→ **WORK REQUIRED**
Each line that contains the word "synthetic" is to be copied from the records below.
..........
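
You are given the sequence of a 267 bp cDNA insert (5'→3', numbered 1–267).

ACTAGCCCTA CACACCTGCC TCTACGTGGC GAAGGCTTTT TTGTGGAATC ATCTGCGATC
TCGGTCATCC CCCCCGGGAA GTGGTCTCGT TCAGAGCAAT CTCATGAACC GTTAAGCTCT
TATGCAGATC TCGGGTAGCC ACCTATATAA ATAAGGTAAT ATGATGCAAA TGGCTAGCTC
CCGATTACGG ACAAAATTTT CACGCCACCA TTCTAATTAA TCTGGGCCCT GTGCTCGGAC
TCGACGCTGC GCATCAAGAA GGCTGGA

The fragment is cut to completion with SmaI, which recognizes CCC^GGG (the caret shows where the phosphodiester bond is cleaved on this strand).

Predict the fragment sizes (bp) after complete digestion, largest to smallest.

192, 75 bp

The SmaI site (CCCGGG) starts at position 73.
SmaI cuts after base 3 of each site, so after position 75.
Linear molecule, 1 cut → 2 fragments:
  1–75 → 75 bp
  76–267 → 192 bp
Sorted largest to smallest: 192, 75 bp.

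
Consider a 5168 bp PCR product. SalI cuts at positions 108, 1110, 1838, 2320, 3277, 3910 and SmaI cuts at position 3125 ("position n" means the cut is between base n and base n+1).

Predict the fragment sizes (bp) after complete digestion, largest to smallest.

1258, 1002, 805, 728, 633, 482, 152, 108 bp

Combined cut positions (sorted): 108, 1110, 1838, 2320, 3125, 3277, 3910.
Linear molecule, 7 cuts → 8 fragments:
  108 − 0 = 108 bp
  1110 − 108 = 1002 bp
  1838 − 1110 = 728 bp
  2320 − 1838 = 482 bp
  3125 − 2320 = 805 bp
  3277 − 3125 = 152 bp
  3910 − 3277 = 633 bp
  5168 − 3910 = 1258 bp
Sorted largest to smallest: 1258, 1002, 805, 728, 633, 482, 152, 108 bp.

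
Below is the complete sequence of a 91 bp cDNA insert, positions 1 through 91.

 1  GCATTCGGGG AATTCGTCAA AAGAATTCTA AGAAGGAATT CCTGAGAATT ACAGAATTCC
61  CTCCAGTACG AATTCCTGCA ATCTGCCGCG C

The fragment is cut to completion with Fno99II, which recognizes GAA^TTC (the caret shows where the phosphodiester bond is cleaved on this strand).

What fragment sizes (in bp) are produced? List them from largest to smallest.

Fno99II sites (GAATTC) start at positions 10, 23, 36, 54, 70.
Fno99II cuts after base 3 of each site, so after positions 12, 25, 38, 56, 72.
Linear molecule, 5 cuts → 6 fragments:
  1–12 → 12 bp
  13–25 → 13 bp
  26–38 → 13 bp
  39–56 → 18 bp
  57–72 → 16 bp
  73–91 → 19 bp
Sorted largest to smallest: 19, 18, 16, 13, 13, 12 bp.

19, 18, 16, 13, 13, 12 bp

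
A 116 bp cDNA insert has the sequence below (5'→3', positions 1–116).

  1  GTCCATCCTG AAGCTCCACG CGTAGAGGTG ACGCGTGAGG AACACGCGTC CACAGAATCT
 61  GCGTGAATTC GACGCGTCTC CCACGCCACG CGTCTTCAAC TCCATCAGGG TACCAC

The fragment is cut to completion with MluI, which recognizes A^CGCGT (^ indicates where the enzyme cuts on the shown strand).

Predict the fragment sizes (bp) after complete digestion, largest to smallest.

MluI sites (ACGCGT) start at positions 18, 31, 44, 72, 88.
MluI cuts after the first base of each site, so after positions 18, 31, 44, 72, 88.
Linear molecule, 5 cuts → 6 fragments:
  1–18 → 18 bp
  19–31 → 13 bp
  32–44 → 13 bp
  45–72 → 28 bp
  73–88 → 16 bp
  89–116 → 28 bp
Sorted largest to smallest: 28, 28, 18, 16, 13, 13 bp.

28, 28, 18, 16, 13, 13 bp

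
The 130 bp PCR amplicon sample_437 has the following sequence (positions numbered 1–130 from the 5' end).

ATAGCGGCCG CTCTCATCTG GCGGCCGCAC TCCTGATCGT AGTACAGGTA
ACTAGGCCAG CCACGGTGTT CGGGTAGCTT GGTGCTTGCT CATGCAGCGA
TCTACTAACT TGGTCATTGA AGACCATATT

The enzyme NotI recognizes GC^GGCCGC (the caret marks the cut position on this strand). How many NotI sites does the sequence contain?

GCGGCCGC occurs starting at positions 4, 21.
NotI cuts at 2 sites.

2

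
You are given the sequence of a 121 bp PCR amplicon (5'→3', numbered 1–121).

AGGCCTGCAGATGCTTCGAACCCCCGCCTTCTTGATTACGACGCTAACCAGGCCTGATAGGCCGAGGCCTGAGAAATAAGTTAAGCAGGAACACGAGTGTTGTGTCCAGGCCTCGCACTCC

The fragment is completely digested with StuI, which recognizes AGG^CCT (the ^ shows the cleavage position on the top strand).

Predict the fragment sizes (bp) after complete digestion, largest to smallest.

49, 43, 15, 11, 3 bp

StuI sites (AGGCCT) start at positions 1, 50, 65, 108.
StuI cuts after base 3 of each site, so after positions 3, 52, 67, 110.
Linear molecule, 4 cuts → 5 fragments:
  1–3 → 3 bp
  4–52 → 49 bp
  53–67 → 15 bp
  68–110 → 43 bp
  111–121 → 11 bp
Sorted largest to smallest: 49, 43, 15, 11, 3 bp.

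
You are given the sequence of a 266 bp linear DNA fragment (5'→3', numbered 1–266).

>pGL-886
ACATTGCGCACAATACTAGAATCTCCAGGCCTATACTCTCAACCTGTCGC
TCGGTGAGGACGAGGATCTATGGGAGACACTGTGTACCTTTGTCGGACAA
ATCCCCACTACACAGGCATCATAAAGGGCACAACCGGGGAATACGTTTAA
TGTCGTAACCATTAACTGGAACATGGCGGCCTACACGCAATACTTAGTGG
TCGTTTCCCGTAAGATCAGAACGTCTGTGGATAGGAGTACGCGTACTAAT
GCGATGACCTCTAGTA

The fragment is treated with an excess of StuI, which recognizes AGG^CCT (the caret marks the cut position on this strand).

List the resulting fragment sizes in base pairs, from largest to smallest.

237, 29 bp

The StuI site (AGGCCT) starts at position 27.
StuI cuts after base 3 of each site, so after position 29.
Linear molecule, 1 cut → 2 fragments:
  1–29 → 29 bp
  30–266 → 237 bp
Sorted largest to smallest: 237, 29 bp.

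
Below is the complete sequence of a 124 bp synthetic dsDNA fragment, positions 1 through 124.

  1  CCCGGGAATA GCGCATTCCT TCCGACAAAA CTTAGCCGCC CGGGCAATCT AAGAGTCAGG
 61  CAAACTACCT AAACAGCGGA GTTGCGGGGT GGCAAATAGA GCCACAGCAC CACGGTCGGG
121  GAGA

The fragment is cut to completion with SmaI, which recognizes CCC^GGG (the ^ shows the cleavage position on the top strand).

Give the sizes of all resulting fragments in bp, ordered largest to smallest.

83, 38, 3 bp

SmaI sites (CCCGGG) start at positions 1, 39.
SmaI cuts after base 3 of each site, so after positions 3, 41.
Linear molecule, 2 cuts → 3 fragments:
  1–3 → 3 bp
  4–41 → 38 bp
  42–124 → 83 bp
Sorted largest to smallest: 83, 38, 3 bp.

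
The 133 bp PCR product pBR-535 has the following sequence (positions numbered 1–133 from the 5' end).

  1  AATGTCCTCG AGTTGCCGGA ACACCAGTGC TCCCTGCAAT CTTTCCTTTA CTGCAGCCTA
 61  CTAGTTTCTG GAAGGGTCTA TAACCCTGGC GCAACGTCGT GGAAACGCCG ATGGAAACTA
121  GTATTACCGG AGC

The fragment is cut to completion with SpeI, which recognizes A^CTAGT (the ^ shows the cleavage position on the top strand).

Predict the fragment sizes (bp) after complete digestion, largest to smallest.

SpeI sites (ACTAGT) start at positions 60, 117.
SpeI cuts after the first base of each site, so after positions 60, 117.
Linear molecule, 2 cuts → 3 fragments:
  1–60 → 60 bp
  61–117 → 57 bp
  118–133 → 16 bp
Sorted largest to smallest: 60, 57, 16 bp.

60, 57, 16 bp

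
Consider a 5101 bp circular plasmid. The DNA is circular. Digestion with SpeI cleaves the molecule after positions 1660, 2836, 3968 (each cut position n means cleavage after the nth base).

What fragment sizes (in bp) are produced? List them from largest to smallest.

Circular molecule, 3 cuts → 3 fragments:
  2836 − 1660 = 1176 bp
  3968 − 2836 = 1132 bp
  wrap: 5101 − 3968 + 1660 = 2793 bp
Sorted largest to smallest: 2793, 1176, 1132 bp.

2793, 1176, 1132 bp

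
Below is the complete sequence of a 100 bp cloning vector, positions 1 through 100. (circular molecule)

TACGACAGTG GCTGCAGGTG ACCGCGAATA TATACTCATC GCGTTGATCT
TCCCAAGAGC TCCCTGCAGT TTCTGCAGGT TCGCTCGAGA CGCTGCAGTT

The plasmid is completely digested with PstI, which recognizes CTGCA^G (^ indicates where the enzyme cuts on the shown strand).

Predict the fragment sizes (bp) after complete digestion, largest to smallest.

52, 20, 19, 9 bp

PstI sites (CTGCAG) start at positions 12, 64, 73, 93.
PstI cuts after base 5 of each site (before the last base), so after positions 16, 68, 77, 97.
Circular molecule, 4 cuts → 4 fragments:
  17–68 → 52 bp
  69–77 → 9 bp
  78–97 → 20 bp
  98–100 then 1–16 → 3 + 16 = 19 bp
Sorted largest to smallest: 52, 20, 19, 9 bp.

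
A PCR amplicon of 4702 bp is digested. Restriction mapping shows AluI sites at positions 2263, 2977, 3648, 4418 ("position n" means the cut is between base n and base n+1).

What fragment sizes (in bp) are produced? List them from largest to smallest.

2263, 770, 714, 671, 284 bp

Linear molecule, 4 cuts → 5 fragments:
  2263 − 0 = 2263 bp
  2977 − 2263 = 714 bp
  3648 − 2977 = 671 bp
  4418 − 3648 = 770 bp
  4702 − 4418 = 284 bp
Sorted largest to smallest: 2263, 770, 714, 671, 284 bp.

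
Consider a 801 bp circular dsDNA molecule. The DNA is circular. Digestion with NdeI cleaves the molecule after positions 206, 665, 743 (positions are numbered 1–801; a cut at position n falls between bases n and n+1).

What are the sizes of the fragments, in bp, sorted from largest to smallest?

Circular molecule, 3 cuts → 3 fragments:
  665 − 206 = 459 bp
  743 − 665 = 78 bp
  wrap: 801 − 743 + 206 = 264 bp
Sorted largest to smallest: 459, 264, 78 bp.

459, 264, 78 bp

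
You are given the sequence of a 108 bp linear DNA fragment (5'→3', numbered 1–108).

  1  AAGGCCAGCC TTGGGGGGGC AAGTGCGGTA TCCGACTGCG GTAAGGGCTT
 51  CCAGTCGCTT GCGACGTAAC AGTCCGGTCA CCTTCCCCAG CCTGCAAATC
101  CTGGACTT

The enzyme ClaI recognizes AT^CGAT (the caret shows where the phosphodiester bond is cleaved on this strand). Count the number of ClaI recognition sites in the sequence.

No occurrence of ATCGAT is present in the sequence.
ClaI does not cut: 0 sites.

0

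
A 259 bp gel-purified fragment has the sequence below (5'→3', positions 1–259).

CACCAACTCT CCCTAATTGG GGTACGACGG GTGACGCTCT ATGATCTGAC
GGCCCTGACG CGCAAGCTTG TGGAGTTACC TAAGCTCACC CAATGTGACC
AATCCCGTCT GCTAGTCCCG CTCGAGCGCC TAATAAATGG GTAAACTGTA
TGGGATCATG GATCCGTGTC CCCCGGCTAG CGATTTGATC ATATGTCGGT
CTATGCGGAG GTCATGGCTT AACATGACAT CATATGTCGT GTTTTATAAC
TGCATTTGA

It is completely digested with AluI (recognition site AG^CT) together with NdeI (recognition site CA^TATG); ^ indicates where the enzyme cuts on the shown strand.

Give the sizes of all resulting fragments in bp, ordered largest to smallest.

107, 66, 41, 27, 18 bp

AluI sites (AGCT) start at positions 65, 83.
AluI cuts after base 2 of each site, so after positions 66, 84.
NdeI sites (CATATG) start at positions 190, 231.
NdeI cuts after base 2 of each site, so after positions 191, 232.
Combined cut positions: 66, 84, 191, 232.
Linear molecule, 4 cuts → 5 fragments:
  1–66 → 66 bp
  67–84 → 18 bp
  85–191 → 107 bp
  192–232 → 41 bp
  233–259 → 27 bp
Sorted largest to smallest: 107, 66, 41, 27, 18 bp.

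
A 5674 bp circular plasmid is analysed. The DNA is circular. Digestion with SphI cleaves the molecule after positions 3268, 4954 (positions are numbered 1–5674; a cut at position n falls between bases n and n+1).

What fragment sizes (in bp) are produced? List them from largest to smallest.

3988, 1686 bp

Circular molecule, 2 cuts → 2 fragments:
  4954 − 3268 = 1686 bp
  wrap: 5674 − 4954 + 3268 = 3988 bp
Sorted largest to smallest: 3988, 1686 bp.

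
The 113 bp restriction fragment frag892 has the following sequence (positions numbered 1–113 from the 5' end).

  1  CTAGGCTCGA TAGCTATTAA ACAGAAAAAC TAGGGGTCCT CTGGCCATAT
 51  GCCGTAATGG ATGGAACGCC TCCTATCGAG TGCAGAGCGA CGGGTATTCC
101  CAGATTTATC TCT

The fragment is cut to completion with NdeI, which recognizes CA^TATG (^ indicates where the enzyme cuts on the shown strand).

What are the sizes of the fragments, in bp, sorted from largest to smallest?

The NdeI site (CATATG) starts at position 46.
NdeI cuts after base 2 of each site, so after position 47.
Linear molecule, 1 cut → 2 fragments:
  1–47 → 47 bp
  48–113 → 66 bp
Sorted largest to smallest: 66, 47 bp.

66, 47 bp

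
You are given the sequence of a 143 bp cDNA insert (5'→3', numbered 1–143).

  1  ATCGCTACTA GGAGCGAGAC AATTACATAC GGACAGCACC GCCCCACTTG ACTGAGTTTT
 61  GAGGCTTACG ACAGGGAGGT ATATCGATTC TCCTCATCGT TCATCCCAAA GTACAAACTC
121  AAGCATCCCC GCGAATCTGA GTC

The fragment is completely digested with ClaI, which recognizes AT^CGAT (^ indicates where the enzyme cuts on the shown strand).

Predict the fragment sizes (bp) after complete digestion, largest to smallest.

84, 59 bp

The ClaI site (ATCGAT) starts at position 83.
ClaI cuts after base 2 of each site, so after position 84.
Linear molecule, 1 cut → 2 fragments:
  1–84 → 84 bp
  85–143 → 59 bp
Sorted largest to smallest: 84, 59 bp.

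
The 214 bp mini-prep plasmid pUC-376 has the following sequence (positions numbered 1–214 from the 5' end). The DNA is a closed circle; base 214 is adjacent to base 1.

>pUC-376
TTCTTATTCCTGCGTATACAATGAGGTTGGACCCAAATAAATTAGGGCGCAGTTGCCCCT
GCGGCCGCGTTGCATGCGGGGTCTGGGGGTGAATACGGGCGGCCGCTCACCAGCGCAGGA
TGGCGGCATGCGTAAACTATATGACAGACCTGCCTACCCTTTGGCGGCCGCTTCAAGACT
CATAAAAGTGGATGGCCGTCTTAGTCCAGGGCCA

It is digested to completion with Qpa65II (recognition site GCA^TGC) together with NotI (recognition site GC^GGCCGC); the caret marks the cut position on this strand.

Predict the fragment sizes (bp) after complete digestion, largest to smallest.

Qpa65II sites (GCATGC) start at positions 72, 126.
Qpa65II cuts after base 3 of each site, so after positions 74, 128.
NotI sites (GCGGCCGC) start at positions 61, 99, 164.
NotI cuts after base 2 of each site, so after positions 62, 100, 165.
Combined cut positions: 62, 74, 100, 128, 165.
Circular molecule, 5 cuts → 5 fragments:
  63–74 → 12 bp
  75–100 → 26 bp
  101–128 → 28 bp
  129–165 → 37 bp
  166–214 then 1–62 → 49 + 62 = 111 bp
Sorted largest to smallest: 111, 37, 28, 26, 12 bp.

111, 37, 28, 26, 12 bp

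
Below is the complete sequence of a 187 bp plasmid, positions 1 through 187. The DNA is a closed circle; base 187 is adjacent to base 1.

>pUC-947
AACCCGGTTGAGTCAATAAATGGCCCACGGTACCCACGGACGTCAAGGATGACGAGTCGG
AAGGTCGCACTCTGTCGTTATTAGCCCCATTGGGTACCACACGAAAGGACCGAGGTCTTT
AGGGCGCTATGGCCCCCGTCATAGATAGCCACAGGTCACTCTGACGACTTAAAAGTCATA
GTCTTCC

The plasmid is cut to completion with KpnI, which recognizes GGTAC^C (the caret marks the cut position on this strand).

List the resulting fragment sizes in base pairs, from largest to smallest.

123, 64 bp

KpnI sites (GGTACC) start at positions 29, 93.
KpnI cuts after base 5 of each site (before the last base), so after positions 33, 97.
Circular molecule, 2 cuts → 2 fragments:
  34–97 → 64 bp
  98–187 then 1–33 → 90 + 33 = 123 bp
Sorted largest to smallest: 123, 64 bp.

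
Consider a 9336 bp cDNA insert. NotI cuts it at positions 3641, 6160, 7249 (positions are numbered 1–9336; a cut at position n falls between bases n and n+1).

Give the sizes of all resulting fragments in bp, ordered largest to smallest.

3641, 2519, 2087, 1089 bp

Linear molecule, 3 cuts → 4 fragments:
  3641 − 0 = 3641 bp
  6160 − 3641 = 2519 bp
  7249 − 6160 = 1089 bp
  9336 − 7249 = 2087 bp
Sorted largest to smallest: 3641, 2519, 2087, 1089 bp.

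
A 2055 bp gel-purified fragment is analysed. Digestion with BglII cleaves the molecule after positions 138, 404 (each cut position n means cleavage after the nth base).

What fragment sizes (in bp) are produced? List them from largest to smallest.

1651, 266, 138 bp

Linear molecule, 2 cuts → 3 fragments:
  138 − 0 = 138 bp
  404 − 138 = 266 bp
  2055 − 404 = 1651 bp
Sorted largest to smallest: 1651, 266, 138 bp.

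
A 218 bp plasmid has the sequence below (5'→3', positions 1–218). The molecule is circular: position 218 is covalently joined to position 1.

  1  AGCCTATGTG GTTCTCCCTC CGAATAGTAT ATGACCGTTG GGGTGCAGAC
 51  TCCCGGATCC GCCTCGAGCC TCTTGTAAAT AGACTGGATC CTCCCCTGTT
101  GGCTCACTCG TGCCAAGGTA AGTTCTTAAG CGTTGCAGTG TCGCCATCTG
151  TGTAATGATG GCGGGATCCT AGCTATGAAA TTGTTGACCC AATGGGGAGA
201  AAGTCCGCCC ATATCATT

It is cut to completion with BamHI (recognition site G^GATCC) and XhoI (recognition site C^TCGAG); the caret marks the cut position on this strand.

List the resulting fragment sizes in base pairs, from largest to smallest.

BamHI sites (GGATCC) start at positions 55, 86, 164.
BamHI cuts after the first base of each site, so after positions 55, 86, 164.
The XhoI site (CTCGAG) starts at position 63.
XhoI cuts after the first base of each site, so after position 63.
Combined cut positions: 55, 63, 86, 164.
Circular molecule, 4 cuts → 4 fragments:
  56–63 → 8 bp
  64–86 → 23 bp
  87–164 → 78 bp
  165–218 then 1–55 → 54 + 55 = 109 bp
Sorted largest to smallest: 109, 78, 23, 8 bp.

109, 78, 23, 8 bp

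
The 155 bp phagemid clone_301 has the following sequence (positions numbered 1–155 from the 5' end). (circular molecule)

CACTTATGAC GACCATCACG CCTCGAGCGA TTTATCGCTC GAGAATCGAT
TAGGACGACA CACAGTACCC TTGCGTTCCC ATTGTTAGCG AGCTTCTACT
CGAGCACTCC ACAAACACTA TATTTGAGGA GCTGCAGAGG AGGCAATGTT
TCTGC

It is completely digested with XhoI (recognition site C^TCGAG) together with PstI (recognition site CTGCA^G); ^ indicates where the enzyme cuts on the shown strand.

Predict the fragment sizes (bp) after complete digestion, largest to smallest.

61, 41, 37, 16 bp

XhoI sites (CTCGAG) start at positions 22, 38, 99.
XhoI cuts after the first base of each site, so after positions 22, 38, 99.
The PstI site (CTGCAG) starts at position 132.
PstI cuts after base 5 of each site (before the last base), so after position 136.
Combined cut positions: 22, 38, 99, 136.
Circular molecule, 4 cuts → 4 fragments:
  23–38 → 16 bp
  39–99 → 61 bp
  100–136 → 37 bp
  137–155 then 1–22 → 19 + 22 = 41 bp
Sorted largest to smallest: 61, 41, 37, 16 bp.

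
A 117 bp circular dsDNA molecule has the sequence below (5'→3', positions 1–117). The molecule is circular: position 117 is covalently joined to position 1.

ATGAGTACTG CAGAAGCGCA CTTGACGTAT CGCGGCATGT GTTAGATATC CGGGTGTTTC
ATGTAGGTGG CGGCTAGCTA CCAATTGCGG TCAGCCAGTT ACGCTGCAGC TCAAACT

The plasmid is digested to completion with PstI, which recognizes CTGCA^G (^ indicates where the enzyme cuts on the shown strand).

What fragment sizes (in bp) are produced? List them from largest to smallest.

96, 21 bp

PstI sites (CTGCAG) start at positions 8, 104.
PstI cuts after base 5 of each site (before the last base), so after positions 12, 108.
Circular molecule, 2 cuts → 2 fragments:
  13–108 → 96 bp
  109–117 then 1–12 → 9 + 12 = 21 bp
Sorted largest to smallest: 96, 21 bp.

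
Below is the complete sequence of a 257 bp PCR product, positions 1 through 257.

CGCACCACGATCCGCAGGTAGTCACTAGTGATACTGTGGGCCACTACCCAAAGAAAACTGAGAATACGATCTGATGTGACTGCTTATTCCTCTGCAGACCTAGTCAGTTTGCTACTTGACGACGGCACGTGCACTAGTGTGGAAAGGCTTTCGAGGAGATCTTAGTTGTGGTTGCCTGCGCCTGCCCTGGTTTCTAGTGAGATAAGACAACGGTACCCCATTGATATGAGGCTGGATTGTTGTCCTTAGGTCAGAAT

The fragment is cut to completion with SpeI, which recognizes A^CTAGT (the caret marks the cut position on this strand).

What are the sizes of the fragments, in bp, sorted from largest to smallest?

SpeI sites (ACTAGT) start at positions 24, 133.
SpeI cuts after the first base of each site, so after positions 24, 133.
Linear molecule, 2 cuts → 3 fragments:
  1–24 → 24 bp
  25–133 → 109 bp
  134–257 → 124 bp
Sorted largest to smallest: 124, 109, 24 bp.

124, 109, 24 bp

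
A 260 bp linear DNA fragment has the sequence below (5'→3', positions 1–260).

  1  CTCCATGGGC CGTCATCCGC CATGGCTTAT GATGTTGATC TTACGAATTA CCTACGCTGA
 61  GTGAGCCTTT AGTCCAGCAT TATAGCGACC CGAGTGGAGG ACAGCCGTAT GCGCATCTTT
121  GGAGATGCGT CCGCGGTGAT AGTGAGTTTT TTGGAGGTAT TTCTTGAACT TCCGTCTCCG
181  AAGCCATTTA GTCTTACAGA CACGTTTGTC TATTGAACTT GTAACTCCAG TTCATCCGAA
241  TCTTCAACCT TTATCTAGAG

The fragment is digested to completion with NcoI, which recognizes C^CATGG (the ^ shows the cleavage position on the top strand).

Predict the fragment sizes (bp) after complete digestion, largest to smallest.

NcoI sites (CCATGG) start at positions 3, 20.
NcoI cuts after the first base of each site, so after positions 3, 20.
Linear molecule, 2 cuts → 3 fragments:
  1–3 → 3 bp
  4–20 → 17 bp
  21–260 → 240 bp
Sorted largest to smallest: 240, 17, 3 bp.

240, 17, 3 bp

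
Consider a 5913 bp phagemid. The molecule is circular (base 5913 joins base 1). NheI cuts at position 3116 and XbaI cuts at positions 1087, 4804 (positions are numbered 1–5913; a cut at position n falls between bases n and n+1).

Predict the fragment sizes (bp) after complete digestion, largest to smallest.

2196, 2029, 1688 bp

Combined cut positions (sorted): 1087, 3116, 4804.
Circular molecule, 3 cuts → 3 fragments:
  3116 − 1087 = 2029 bp
  4804 − 3116 = 1688 bp
  wrap: 5913 − 4804 + 1087 = 2196 bp
Sorted largest to smallest: 2196, 2029, 1688 bp.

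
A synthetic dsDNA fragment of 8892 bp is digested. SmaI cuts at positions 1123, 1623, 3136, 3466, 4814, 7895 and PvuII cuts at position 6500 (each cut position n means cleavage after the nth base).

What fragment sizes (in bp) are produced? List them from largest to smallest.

Combined cut positions (sorted): 1123, 1623, 3136, 3466, 4814, 6500, 7895.
Linear molecule, 7 cuts → 8 fragments:
  1123 − 0 = 1123 bp
  1623 − 1123 = 500 bp
  3136 − 1623 = 1513 bp
  3466 − 3136 = 330 bp
  4814 − 3466 = 1348 bp
  6500 − 4814 = 1686 bp
  7895 − 6500 = 1395 bp
  8892 − 7895 = 997 bp
Sorted largest to smallest: 1686, 1513, 1395, 1348, 1123, 997, 500, 330 bp.

1686, 1513, 1395, 1348, 1123, 997, 500, 330 bp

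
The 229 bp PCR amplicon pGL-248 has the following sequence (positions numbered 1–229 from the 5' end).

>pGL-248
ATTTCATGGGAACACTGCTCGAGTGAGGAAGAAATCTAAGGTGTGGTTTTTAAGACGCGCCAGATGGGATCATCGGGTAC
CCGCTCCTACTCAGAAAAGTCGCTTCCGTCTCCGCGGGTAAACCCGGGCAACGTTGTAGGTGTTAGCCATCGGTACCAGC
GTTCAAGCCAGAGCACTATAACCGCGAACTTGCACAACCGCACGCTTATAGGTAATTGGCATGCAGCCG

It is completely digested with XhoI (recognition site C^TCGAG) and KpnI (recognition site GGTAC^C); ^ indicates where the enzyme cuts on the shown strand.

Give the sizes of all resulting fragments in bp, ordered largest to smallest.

76, 73, 62, 18 bp

The XhoI site (CTCGAG) starts at position 18.
XhoI cuts after the first base of each site, so after position 18.
KpnI sites (GGTACC) start at positions 76, 152.
KpnI cuts after base 5 of each site (before the last base), so after positions 80, 156.
Combined cut positions: 18, 80, 156.
Linear molecule, 3 cuts → 4 fragments:
  1–18 → 18 bp
  19–80 → 62 bp
  81–156 → 76 bp
  157–229 → 73 bp
Sorted largest to smallest: 76, 73, 62, 18 bp.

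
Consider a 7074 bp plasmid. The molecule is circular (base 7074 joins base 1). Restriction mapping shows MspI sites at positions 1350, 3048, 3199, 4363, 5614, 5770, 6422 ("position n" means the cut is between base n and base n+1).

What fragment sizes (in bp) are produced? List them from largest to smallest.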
..........
→ **OUTPUT OF THE TASK**
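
Below is the complete sequence of a 124 bp synthetic dsDNA fragment, positions 1 through 124.
A synthetic dsDNA fragment of 8892 bp is digested. SmaI cuts at positions 1123, 1623, 3136, 3466, 4814, 7895 and PvuII cuts at position 6500 (each cut position n means cleavage after the nth base).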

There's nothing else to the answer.